Data provided START

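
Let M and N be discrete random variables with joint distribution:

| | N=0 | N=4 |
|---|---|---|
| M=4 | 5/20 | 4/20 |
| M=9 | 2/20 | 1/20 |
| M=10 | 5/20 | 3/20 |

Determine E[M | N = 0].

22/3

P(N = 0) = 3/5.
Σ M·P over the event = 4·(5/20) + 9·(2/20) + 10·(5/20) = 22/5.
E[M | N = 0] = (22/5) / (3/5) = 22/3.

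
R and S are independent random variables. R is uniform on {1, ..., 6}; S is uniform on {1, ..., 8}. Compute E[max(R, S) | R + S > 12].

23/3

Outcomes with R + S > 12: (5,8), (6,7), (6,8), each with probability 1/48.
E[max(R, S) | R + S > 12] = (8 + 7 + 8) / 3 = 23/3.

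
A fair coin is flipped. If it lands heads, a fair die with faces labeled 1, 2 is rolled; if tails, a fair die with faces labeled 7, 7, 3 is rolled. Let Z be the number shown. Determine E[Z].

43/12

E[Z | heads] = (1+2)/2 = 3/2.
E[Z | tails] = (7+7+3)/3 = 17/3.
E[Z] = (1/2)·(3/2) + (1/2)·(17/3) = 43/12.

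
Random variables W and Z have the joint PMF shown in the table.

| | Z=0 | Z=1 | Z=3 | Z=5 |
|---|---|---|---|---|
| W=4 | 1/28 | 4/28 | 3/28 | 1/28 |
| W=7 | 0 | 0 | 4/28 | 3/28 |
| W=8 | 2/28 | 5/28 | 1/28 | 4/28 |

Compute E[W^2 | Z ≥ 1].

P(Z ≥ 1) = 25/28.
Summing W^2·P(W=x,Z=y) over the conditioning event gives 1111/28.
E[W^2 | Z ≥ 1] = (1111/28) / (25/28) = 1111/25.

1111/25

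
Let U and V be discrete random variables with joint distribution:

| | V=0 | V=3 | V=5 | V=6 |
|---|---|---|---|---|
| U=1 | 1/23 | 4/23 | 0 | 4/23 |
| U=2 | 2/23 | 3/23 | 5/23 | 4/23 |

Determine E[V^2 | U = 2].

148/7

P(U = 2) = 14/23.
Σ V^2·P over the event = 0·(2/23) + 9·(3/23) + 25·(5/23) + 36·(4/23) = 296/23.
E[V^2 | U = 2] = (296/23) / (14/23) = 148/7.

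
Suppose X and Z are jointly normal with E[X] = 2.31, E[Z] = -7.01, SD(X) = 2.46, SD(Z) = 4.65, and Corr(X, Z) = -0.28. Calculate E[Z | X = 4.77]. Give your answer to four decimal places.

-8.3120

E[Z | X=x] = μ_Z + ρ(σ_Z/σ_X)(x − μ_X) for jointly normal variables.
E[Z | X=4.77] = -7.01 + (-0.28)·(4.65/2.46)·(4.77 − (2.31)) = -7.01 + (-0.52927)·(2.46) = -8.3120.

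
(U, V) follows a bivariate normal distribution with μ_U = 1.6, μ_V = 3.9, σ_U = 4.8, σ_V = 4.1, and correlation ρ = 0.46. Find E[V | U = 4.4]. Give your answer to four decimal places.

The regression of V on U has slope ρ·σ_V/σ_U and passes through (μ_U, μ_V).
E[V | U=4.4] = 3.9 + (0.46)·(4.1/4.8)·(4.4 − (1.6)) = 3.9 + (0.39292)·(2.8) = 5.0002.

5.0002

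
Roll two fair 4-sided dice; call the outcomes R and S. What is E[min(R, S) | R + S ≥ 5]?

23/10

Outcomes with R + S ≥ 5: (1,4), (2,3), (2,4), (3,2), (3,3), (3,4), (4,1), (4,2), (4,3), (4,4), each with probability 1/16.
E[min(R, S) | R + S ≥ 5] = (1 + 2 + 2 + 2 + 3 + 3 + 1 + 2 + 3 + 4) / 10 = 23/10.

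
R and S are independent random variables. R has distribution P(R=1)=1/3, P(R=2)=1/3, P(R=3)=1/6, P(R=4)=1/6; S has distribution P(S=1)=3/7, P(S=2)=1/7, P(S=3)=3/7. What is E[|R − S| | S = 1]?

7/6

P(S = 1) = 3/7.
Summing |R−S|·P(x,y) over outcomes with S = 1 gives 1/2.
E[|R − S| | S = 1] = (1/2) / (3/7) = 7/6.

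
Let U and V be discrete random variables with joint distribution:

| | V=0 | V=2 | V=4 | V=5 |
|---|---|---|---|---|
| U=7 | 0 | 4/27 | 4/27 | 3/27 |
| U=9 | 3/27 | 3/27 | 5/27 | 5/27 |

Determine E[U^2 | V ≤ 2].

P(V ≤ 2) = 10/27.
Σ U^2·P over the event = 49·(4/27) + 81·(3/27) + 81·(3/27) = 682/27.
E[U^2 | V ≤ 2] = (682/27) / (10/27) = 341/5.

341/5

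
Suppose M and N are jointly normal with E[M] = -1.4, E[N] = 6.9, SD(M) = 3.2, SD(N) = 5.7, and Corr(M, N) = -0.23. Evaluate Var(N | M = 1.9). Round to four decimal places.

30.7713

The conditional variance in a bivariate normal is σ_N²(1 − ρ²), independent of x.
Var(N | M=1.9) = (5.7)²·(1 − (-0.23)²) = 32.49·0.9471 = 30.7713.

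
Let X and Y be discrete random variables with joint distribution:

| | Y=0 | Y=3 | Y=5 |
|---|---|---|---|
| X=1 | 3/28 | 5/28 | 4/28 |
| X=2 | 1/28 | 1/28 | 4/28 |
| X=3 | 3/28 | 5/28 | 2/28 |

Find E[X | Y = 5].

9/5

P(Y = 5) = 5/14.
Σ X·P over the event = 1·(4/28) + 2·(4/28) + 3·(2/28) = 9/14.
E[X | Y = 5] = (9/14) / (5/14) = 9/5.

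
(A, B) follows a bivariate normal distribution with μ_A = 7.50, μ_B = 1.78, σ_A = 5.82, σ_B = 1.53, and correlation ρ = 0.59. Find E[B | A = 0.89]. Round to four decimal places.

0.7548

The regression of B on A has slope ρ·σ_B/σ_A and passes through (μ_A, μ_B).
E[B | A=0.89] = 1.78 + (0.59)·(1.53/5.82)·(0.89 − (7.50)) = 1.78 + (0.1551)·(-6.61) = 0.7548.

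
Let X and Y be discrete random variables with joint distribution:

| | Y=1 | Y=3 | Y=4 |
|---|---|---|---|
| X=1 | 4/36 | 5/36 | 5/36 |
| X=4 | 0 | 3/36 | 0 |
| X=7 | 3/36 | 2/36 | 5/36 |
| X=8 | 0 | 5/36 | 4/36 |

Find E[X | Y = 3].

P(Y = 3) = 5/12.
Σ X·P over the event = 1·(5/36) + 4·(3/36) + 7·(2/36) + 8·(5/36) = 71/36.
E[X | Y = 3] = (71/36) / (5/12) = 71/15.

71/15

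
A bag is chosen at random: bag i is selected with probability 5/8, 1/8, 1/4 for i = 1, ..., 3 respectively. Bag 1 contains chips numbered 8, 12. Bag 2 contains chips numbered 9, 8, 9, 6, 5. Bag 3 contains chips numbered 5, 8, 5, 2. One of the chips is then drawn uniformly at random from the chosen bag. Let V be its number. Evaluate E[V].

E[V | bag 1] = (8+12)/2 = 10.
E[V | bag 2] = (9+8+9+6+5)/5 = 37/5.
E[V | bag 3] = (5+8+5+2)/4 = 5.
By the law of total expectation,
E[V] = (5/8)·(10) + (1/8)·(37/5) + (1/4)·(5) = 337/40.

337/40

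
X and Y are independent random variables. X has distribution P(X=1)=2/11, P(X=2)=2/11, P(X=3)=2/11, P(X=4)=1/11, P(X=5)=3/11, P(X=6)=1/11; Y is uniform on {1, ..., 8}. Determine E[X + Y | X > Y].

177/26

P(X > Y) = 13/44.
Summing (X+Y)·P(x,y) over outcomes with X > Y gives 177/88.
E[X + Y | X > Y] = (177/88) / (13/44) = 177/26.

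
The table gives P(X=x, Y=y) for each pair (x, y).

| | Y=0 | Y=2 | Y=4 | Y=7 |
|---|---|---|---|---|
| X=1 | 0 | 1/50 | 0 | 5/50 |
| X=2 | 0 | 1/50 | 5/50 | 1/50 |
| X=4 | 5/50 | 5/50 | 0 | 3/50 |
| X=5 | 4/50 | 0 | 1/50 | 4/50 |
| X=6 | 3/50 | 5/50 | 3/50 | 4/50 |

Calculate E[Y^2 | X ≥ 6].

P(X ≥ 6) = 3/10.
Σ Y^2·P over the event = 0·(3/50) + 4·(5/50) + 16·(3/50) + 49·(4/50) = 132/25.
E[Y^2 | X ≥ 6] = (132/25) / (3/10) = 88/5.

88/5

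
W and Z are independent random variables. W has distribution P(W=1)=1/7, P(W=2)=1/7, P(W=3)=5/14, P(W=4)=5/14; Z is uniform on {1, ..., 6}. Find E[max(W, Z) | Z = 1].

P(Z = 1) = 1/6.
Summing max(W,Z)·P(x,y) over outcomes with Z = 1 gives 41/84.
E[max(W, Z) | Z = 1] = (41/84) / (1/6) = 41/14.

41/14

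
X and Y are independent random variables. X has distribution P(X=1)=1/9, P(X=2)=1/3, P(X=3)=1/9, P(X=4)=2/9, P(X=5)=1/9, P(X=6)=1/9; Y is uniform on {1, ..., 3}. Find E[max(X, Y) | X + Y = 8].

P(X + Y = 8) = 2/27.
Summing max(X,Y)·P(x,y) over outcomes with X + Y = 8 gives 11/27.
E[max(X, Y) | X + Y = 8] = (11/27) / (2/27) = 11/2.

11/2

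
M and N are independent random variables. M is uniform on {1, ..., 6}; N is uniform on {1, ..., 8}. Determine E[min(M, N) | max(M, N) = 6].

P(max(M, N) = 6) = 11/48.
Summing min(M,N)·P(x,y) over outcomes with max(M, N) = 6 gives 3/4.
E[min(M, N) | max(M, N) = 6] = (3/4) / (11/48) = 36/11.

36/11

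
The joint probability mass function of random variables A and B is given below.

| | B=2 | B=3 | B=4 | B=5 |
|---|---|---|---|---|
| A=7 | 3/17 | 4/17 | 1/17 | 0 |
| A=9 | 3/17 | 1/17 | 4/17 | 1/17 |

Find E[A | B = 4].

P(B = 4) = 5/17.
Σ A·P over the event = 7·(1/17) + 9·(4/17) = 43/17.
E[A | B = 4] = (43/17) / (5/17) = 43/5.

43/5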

Data provided END

Your answer should be only the number of lines in the entries above that hold the string "table".

2